Task to complete
Retype, word for word, every line of the records below starting at the one that contains "OxaQ is bound at its promoter." and ending at the one that contains "The repressor DovU"; include both of those lines and nothing more.
++++++
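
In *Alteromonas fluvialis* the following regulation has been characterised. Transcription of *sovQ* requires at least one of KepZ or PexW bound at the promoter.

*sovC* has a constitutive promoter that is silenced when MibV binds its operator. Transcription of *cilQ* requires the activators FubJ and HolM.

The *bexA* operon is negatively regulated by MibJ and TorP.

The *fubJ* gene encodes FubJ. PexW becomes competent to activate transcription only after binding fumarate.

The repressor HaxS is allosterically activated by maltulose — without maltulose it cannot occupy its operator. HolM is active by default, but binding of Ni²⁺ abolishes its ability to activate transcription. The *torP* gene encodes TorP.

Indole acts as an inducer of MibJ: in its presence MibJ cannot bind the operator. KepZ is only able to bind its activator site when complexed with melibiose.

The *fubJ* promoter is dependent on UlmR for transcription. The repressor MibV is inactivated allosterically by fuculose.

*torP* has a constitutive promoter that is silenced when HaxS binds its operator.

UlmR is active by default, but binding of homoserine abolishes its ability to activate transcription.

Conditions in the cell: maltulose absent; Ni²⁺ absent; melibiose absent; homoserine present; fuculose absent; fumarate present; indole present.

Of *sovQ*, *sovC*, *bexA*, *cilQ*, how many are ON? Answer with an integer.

1

Melibiose is absent, so KepZ is inactive.
Fumarate is present, so PexW is active.
Activator PexW is present, so *sovQ* is transcribed.
→ *sovQ* is ON.
Fuculose is absent, so MibV is active.
With repressor MibV bound, *sovC* is not transcribed.
→ *sovC* is OFF.
Indole is present, so MibJ is inactive.
Maltulose is absent, so HaxS is inactive.
With no repressor bound, *torP* is transcribed.
So TorP is produced and active.
With repressor TorP bound, *bexA* is not transcribed.
→ *bexA* is OFF.
Homoserine is present, so UlmR is inactive.
Required activator UlmR is absent, so *fubJ* is not transcribed.
So FubJ is not produced.
Ni²⁺ is absent, so HolM is active.
Required activator FubJ is absent, so *cilQ* is not transcribed.
→ *cilQ* is OFF.
1 of the 4 genes is transcribed.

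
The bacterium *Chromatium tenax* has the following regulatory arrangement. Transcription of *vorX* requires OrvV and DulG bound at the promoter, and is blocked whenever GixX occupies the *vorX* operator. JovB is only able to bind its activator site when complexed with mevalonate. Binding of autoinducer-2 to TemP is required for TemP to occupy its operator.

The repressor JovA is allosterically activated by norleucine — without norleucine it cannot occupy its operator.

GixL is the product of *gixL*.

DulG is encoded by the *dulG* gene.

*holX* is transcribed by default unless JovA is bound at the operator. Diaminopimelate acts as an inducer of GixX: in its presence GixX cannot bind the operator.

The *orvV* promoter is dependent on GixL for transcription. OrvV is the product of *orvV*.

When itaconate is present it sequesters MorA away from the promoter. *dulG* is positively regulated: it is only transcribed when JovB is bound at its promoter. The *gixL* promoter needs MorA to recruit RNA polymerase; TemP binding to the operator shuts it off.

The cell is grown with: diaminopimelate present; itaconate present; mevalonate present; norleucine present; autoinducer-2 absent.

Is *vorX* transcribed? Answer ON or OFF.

OFF

Diaminopimelate is present, so GixX is inactive.
Autoinducer-2 is absent, so TemP is inactive.
Itaconate is present, so MorA is inactive.
Required activator MorA is absent, so *gixL* is not transcribed.
So GixL is not produced.
Required activator GixL is absent, so *orvV* is not transcribed.
So OrvV is not produced.
Mevalonate is present, so JovB is active.
No repressor is bound and JovB is active, so *dulG* is transcribed.
So DulG is produced and active.
Required activator OrvV is absent, so *vorX* is not transcribed.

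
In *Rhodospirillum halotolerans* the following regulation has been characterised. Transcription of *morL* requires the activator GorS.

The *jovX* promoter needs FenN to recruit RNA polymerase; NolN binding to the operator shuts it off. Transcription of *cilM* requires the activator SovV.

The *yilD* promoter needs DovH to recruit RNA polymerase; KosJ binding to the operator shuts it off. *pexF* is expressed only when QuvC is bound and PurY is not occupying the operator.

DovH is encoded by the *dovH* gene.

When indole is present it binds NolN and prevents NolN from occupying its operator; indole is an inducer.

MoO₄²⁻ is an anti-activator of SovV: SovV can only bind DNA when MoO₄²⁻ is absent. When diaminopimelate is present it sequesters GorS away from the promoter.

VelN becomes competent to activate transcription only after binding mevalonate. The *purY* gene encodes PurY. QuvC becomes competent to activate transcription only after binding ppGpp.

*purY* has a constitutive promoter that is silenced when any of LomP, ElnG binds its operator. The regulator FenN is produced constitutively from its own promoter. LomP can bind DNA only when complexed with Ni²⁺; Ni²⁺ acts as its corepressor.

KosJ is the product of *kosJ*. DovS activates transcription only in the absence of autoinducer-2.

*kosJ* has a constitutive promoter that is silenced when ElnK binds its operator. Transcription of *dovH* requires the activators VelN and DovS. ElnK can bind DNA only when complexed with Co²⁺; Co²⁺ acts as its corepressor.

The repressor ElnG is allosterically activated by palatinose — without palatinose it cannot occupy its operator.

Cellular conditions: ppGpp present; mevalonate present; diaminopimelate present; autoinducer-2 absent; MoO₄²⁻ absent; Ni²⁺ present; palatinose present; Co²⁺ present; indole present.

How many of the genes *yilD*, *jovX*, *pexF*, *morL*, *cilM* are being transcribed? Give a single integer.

4

Co²⁺ is present, so ElnK is active.
With repressor ElnK bound, *kosJ* is not transcribed.
So KosJ is not produced.
Mevalonate is present, so VelN is active.
Autoinducer-2 is absent, so DovS is active.
No repressor is bound and VelN and DovS are active, so *dovH* is transcribed.
So DovH is produced and active.
No repressor is bound and DovH is active, so *yilD* is transcribed.
→ *yilD* is ON.
Indole is present, so NolN is inactive.
FenN is produced constitutively and is active.
No repressor is bound and FenN is active, so *jovX* is transcribed.
→ *jovX* is ON.
ppGpp is present, so QuvC is active.
Ni²⁺ is present, so LomP is active.
Palatinose is present, so ElnG is active.
With repressor LomP bound, *purY* is not transcribed.
So PurY is not produced.
No repressor is bound and QuvC is active, so *pexF* is transcribed.
→ *pexF* is ON.
Diaminopimelate is present, so GorS is inactive.
Required activator GorS is absent, so *morL* is not transcribed.
→ *morL* is OFF.
MoO₄²⁻ is absent, so SovV is active.
No repressor is bound and SovV is active, so *cilM* is transcribed.
→ *cilM* is ON.
4 of the 5 genes are transcribed.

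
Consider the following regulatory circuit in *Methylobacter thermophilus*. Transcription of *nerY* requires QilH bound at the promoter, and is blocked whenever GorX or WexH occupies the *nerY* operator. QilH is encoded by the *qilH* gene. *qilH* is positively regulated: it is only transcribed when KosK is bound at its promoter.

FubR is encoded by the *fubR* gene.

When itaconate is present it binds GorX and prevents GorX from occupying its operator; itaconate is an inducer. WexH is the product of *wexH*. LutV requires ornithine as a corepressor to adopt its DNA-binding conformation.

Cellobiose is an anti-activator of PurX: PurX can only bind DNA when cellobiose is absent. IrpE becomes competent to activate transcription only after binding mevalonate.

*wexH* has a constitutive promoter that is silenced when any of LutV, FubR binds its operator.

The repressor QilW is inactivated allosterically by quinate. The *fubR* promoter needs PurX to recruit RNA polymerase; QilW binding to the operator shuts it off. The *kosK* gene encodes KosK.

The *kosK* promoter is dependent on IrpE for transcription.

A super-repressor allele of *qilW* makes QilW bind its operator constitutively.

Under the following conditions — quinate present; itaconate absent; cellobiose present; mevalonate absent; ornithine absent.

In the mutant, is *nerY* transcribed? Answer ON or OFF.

OFF

Mevalonate is absent, so IrpE is inactive.
Required activator IrpE is absent, so *kosK* is not transcribed.
So KosK is not produced.
Required activator KosK is absent, so *qilH* is not transcribed.
So QilH is not produced.
Itaconate is absent, so GorX is active.
Ornithine is absent, so LutV is inactive.
Cellobiose is present, so PurX is inactive.
QilW is constitutively active in this strain.
With repressor QilW bound, *fubR* is not transcribed.
So FubR is not produced.
With no repressor bound, *wexH* is transcribed.
So WexH is produced and active.
With repressor GorX bound, *nerY* is not transcribed.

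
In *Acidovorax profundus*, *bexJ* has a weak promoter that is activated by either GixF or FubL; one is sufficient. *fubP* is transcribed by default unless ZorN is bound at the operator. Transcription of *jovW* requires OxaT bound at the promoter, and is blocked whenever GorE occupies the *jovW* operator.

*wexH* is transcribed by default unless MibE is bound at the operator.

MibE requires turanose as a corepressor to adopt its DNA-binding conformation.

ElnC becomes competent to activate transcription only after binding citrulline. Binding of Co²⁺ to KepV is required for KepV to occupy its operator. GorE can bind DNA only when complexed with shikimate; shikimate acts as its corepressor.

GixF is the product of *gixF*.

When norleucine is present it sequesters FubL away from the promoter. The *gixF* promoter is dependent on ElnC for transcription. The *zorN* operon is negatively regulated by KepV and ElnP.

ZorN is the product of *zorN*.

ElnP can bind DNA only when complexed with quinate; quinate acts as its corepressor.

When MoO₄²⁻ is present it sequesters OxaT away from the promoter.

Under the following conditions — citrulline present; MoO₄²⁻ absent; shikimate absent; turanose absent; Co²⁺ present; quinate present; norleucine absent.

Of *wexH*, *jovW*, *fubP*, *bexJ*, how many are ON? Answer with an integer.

Turanose is absent, so MibE is inactive.
With no repressor bound, *wexH* is transcribed.
→ *wexH* is ON.
Shikimate is absent, so GorE is inactive.
MoO₄²⁻ is absent, so OxaT is active.
No repressor is bound and OxaT is active, so *jovW* is transcribed.
→ *jovW* is ON.
Co²⁺ is present, so KepV is active.
Quinate is present, so ElnP is active.
With repressor KepV bound, *zorN* is not transcribed.
So ZorN is not produced.
With no repressor bound, *fubP* is transcribed.
→ *fubP* is ON.
Citrulline is present, so ElnC is active.
No repressor is bound and ElnC is active, so *gixF* is transcribed.
So GixF is produced and active.
Norleucine is absent, so FubL is active.
Activator GixF is present, so *bexJ* is transcribed.
→ *bexJ* is ON.
4 of the 4 genes are transcribed.

4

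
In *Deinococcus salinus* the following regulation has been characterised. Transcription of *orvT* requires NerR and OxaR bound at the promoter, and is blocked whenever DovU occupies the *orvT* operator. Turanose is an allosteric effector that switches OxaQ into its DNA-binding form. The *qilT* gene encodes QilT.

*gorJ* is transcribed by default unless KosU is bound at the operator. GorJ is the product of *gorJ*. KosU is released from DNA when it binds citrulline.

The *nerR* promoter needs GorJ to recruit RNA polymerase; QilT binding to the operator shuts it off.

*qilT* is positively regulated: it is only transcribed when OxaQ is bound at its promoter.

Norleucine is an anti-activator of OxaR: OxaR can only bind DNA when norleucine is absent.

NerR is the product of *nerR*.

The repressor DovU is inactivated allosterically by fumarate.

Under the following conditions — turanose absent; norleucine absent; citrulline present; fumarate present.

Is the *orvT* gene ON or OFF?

ON

Fumarate is present, so DovU is inactive.
Citrulline is present, so KosU is inactive.
With no repressor bound, *gorJ* is transcribed.
So GorJ is produced and active.
Turanose is absent, so OxaQ is inactive.
Required activator OxaQ is absent, so *qilT* is not transcribed.
So QilT is not produced.
No repressor is bound and GorJ is active, so *nerR* is transcribed.
So NerR is produced and active.
Norleucine is absent, so OxaR is active.
No repressor is bound and NerR and OxaR are active, so *orvT* is transcribed.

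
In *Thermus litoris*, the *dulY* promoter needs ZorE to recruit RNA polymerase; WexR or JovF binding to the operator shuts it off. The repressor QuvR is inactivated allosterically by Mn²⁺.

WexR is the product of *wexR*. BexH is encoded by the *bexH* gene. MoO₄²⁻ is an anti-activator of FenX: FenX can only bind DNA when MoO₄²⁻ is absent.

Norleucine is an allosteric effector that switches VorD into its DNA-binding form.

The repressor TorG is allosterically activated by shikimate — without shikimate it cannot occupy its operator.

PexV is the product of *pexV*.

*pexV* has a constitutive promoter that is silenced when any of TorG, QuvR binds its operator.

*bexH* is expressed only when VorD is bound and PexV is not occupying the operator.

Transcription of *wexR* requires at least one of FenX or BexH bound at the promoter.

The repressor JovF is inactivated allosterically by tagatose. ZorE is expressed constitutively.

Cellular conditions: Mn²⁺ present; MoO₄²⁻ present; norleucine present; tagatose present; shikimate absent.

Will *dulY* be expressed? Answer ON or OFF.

ON

MoO₄²⁻ is present, so FenX is inactive.
Norleucine is present, so VorD is active.
Shikimate is absent, so TorG is inactive.
Mn²⁺ is present, so QuvR is inactive.
With no repressor bound, *pexV* is transcribed.
So PexV is produced and active.
With repressor PexV bound, *bexH* is not transcribed.
So BexH is not produced.
No activator is available at the *wexR* promoter, so *wexR* is not transcribed.
So WexR is not produced.
Tagatose is present, so JovF is inactive.
ZorE is produced constitutively and is active.
No repressor is bound and ZorE is active, so *dulY* is transcribed.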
++++++
Answer space
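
*qilT* is positively regulated: it is only transcribed when OxaQ is bound at its promoter.

Norleucine is an anti-activator of OxaR: OxaR can only bind DNA when norleucine is absent.

NerR is the product of *nerR*.

The repressor DovU is inactivated allosterically by fumarate.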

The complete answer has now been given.